» **Exercise details**
All of the entries need to be copied character for character.

» **Available data**
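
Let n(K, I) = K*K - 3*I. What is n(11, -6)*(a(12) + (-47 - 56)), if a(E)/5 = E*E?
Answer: 85763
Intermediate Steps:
n(K, I) = K² - 3*I
a(E) = 5*E² (a(E) = 5*(E*E) = 5*E²)
n(11, -6)*(a(12) + (-47 - 56)) = (11² - 3*(-6))*(5*12² + (-47 - 56)) = (121 + 18)*(5*144 - 103) = 139*(720 - 103) = 139*617 = 85763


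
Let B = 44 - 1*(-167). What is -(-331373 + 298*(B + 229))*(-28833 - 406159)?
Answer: -87108452976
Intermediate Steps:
B = 211 (B = 44 + 167 = 211)
-(-331373 + 298*(B + 229))*(-28833 - 406159) = -(-331373 + 298*(211 + 229))*(-28833 - 406159) = -(-331373 + 298*440)*(-434992) = -(-331373 + 131120)*(-434992) = -(-200253)*(-434992) = -1*87108452976 = -87108452976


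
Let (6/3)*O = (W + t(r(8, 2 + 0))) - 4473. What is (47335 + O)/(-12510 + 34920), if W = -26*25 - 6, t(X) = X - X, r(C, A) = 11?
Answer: 9949/4980 ≈ 1.9978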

» **Your response**
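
Let n(K, I) = K*K - 3*I. What is n(11, -6)*(a(12) + (-47 - 56)), if a(E)/5 = E*E?
Answer: 85763
Intermediate Steps:
n(K, I) = K² - 3*I
a(E) = 5*E² (a(E) = 5*(E*E) = 5*E²)
n(11, -6)*(a(12) + (-47 - 56)) = (11² - 3*(-6))*(5*12² + (-47 - 56)) = (121 + 18)*(5*144 - 103) = 139*(720 - 103) = 139*617 = 85763


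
Let B = 44 - 1*(-167). What is -(-331373 + 298*(B + 229))*(-28833 - 406159)?
Answer: -87108452976
Intermediate Steps:
B = 211 (B = 44 + 167 = 211)
-(-331373 + 298*(B + 229))*(-28833 - 406159) = -(-331373 + 298*(211 + 229))*(-28833 - 406159) = -(-331373 + 298*440)*(-434992) = -(-331373 + 131120)*(-434992) = -(-200253)*(-434992) = -1*87108452976 = -87108452976


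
Let (6/3)*O = (W + t(r(8, 2 + 0))) - 4473. What is (47335 + O)/(-12510 + 34920), if W = -26*25 - 6, t(X) = X - X, r(C, A) = 11?
Answer: 9949/4980 ≈ 1.9978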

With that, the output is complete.